* _Collected data entries_

BEGIN

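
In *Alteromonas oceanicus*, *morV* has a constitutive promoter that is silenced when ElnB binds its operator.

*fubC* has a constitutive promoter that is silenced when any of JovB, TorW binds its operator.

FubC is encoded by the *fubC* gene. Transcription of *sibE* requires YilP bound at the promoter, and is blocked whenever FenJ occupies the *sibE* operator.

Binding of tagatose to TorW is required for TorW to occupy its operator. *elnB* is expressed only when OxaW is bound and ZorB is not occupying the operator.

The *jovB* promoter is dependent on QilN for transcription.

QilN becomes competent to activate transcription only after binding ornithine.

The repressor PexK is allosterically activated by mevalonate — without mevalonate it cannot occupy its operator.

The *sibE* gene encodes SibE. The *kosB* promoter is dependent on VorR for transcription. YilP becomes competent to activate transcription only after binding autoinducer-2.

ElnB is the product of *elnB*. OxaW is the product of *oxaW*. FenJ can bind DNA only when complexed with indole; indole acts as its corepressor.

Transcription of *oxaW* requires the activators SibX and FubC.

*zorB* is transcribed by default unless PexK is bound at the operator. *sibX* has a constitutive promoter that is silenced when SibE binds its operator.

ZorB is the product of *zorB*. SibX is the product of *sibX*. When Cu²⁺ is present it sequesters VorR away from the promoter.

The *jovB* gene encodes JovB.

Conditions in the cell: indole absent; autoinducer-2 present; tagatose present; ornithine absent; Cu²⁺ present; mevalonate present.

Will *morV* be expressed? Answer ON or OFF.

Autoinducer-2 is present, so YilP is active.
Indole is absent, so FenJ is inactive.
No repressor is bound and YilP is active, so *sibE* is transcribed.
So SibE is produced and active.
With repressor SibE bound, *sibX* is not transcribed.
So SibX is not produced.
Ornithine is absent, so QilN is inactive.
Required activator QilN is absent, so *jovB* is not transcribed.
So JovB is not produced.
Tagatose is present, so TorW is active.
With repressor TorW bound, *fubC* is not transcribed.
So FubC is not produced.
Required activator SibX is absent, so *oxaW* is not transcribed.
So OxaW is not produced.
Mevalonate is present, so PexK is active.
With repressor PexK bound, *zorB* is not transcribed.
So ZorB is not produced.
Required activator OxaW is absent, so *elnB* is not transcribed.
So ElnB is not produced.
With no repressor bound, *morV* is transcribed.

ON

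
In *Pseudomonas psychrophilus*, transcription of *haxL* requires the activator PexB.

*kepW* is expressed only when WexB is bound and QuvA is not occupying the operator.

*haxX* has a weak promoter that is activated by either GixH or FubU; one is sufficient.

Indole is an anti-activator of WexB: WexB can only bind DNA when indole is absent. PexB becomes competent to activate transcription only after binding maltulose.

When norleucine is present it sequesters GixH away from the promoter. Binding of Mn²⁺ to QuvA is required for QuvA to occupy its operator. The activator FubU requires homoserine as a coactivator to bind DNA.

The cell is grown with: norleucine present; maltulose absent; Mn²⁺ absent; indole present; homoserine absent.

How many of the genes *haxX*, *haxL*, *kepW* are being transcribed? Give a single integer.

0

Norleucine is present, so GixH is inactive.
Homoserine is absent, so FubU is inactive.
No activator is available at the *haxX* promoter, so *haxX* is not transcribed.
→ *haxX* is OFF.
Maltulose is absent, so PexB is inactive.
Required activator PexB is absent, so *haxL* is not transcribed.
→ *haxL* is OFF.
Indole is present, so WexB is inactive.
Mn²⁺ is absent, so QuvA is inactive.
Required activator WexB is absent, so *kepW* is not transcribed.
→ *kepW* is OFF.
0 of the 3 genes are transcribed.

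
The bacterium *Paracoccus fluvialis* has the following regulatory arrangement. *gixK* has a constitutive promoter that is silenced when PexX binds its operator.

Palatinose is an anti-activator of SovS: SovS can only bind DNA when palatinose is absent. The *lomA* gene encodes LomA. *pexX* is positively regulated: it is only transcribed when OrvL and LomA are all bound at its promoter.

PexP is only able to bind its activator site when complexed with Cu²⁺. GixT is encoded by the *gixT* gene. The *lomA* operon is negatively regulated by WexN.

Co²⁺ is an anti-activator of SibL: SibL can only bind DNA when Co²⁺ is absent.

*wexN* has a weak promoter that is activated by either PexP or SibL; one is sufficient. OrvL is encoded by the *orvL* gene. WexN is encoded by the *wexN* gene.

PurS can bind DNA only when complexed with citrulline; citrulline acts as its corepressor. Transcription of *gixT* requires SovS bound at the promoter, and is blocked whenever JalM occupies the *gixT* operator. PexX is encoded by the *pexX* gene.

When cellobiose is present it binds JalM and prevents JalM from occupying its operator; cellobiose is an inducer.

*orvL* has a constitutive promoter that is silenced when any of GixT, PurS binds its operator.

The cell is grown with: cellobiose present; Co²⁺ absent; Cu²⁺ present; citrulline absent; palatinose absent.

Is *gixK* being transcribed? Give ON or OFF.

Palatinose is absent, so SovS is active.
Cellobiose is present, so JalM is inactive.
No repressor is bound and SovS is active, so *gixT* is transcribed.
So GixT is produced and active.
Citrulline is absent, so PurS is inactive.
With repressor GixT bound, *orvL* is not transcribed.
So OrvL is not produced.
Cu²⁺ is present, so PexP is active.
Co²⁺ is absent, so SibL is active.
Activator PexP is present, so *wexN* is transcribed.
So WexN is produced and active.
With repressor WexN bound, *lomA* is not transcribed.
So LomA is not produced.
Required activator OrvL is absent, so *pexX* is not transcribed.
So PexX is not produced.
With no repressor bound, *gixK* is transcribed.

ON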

END

* _What to produce_
Nothing should be left out: repeat all of the data exactly.

* _Response box_
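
In *Alteromonas oceanicus*, *morV* has a constitutive promoter that is silenced when ElnB binds its operator.

*fubC* has a constitutive promoter that is silenced when any of JovB, TorW binds its operator.

FubC is encoded by the *fubC* gene. Transcription of *sibE* requires YilP bound at the promoter, and is blocked whenever FenJ occupies the *sibE* operator.

Binding of tagatose to TorW is required for TorW to occupy its operator. *elnB* is expressed only when OxaW is bound and ZorB is not occupying the operator.

The *jovB* promoter is dependent on QilN for transcription.

QilN becomes competent to activate transcription only after binding ornithine.

The repressor PexK is allosterically activated by mevalonate — without mevalonate it cannot occupy its operator.

The *sibE* gene encodes SibE. The *kosB* promoter is dependent on VorR for transcription. YilP becomes competent to activate transcription only after binding autoinducer-2.

ElnB is the product of *elnB*. OxaW is the product of *oxaW*. FenJ can bind DNA only when complexed with indole; indole acts as its corepressor.

Transcription of *oxaW* requires the activators SibX and FubC.

*zorB* is transcribed by default unless PexK is bound at the operator. *sibX* has a constitutive promoter that is silenced when SibE binds its operator.

ZorB is the product of *zorB*. SibX is the product of *sibX*. When Cu²⁺ is present it sequesters VorR away from the promoter.

The *jovB* gene encodes JovB.

Conditions in the cell: indole absent; autoinducer-2 present; tagatose present; ornithine absent; Cu²⁺ present; mevalonate present.

Will *morV* be expressed? Answer ON or OFF.

Autoinducer-2 is present, so YilP is active.
Indole is absent, so FenJ is inactive.
No repressor is bound and YilP is active, so *sibE* is transcribed.
So SibE is produced and active.
With repressor SibE bound, *sibX* is not transcribed.
So SibX is not produced.
Ornithine is absent, so QilN is inactive.
Required activator QilN is absent, so *jovB* is not transcribed.
So JovB is not produced.
Tagatose is present, so TorW is active.
With repressor TorW bound, *fubC* is not transcribed.
So FubC is not produced.
Required activator SibX is absent, so *oxaW* is not transcribed.
So OxaW is not produced.
Mevalonate is present, so PexK is active.
With repressor PexK bound, *zorB* is not transcribed.
So ZorB is not produced.
Required activator OxaW is absent, so *elnB* is not transcribed.
So ElnB is not produced.
With no repressor bound, *morV* is transcribed.

ON

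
In *Pseudomonas psychrophilus*, transcription of *haxL* requires the activator PexB.

*kepW* is expressed only when WexB is bound and QuvA is not occupying the operator.

*haxX* has a weak promoter that is activated by either GixH or FubU; one is sufficient.

Indole is an anti-activator of WexB: WexB can only bind DNA when indole is absent. PexB becomes competent to activate transcription only after binding maltulose.

When norleucine is present it sequesters GixH away from the promoter. Binding of Mn²⁺ to QuvA is required for QuvA to occupy its operator. The activator FubU requires homoserine as a coactivator to bind DNA.

The cell is grown with: norleucine present; maltulose absent; Mn²⁺ absent; indole present; homoserine absent.

How many of the genes *haxX*, *haxL*, *kepW* are being transcribed? Give a single integer.

0

Norleucine is present, so GixH is inactive.
Homoserine is absent, so FubU is inactive.
No activator is available at the *haxX* promoter, so *haxX* is not transcribed.
→ *haxX* is OFF.
Maltulose is absent, so PexB is inactive.
Required activator PexB is absent, so *haxL* is not transcribed.
→ *haxL* is OFF.
Indole is present, so WexB is inactive.
Mn²⁺ is absent, so QuvA is inactive.
Required activator WexB is absent, so *kepW* is not transcribed.
→ *kepW* is OFF.
0 of the 3 genes are transcribed.

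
The bacterium *Paracoccus fluvialis* has the following regulatory arrangement. *gixK* has a constitutive promoter that is silenced when PexX binds its operator.

Palatinose is an anti-activator of SovS: SovS can only bind DNA when palatinose is absent. The *lomA* gene encodes LomA. *pexX* is positively regulated: it is only transcribed when OrvL and LomA are all bound at its promoter.

PexP is only able to bind its activator site when complexed with Cu²⁺. GixT is encoded by the *gixT* gene. The *lomA* operon is negatively regulated by WexN.

Co²⁺ is an anti-activator of SibL: SibL can only bind DNA when Co²⁺ is absent.

*wexN* has a weak promoter that is activated by either PexP or SibL; one is sufficient. OrvL is encoded by the *orvL* gene. WexN is encoded by the *wexN* gene.

PurS can bind DNA only when complexed with citrulline; citrulline acts as its corepressor. Transcription of *gixT* requires SovS bound at the promoter, and is blocked whenever JalM occupies the *gixT* operator. PexX is encoded by the *pexX* gene.

When cellobiose is present it binds JalM and prevents JalM from occupying its operator; cellobiose is an inducer.

*orvL* has a constitutive promoter that is silenced when any of GixT, PurS binds its operator.

The cell is grown with: cellobiose present; Co²⁺ absent; Cu²⁺ present; citrulline absent; palatinose absent.

Is *gixK* being transcribed? Give ON or OFF.

Palatinose is absent, so SovS is active.
Cellobiose is present, so JalM is inactive.
No repressor is bound and SovS is active, so *gixT* is transcribed.
So GixT is produced and active.
Citrulline is absent, so PurS is inactive.
With repressor GixT bound, *orvL* is not transcribed.
So OrvL is not produced.
Cu²⁺ is present, so PexP is active.
Co²⁺ is absent, so SibL is active.
Activator PexP is present, so *wexN* is transcribed.
So WexN is produced and active.
With repressor WexN bound, *lomA* is not transcribed.
So LomA is not produced.
Required activator OrvL is absent, so *pexX* is not transcribed.
So PexX is not produced.
With no repressor bound, *gixK* is transcribed.

ON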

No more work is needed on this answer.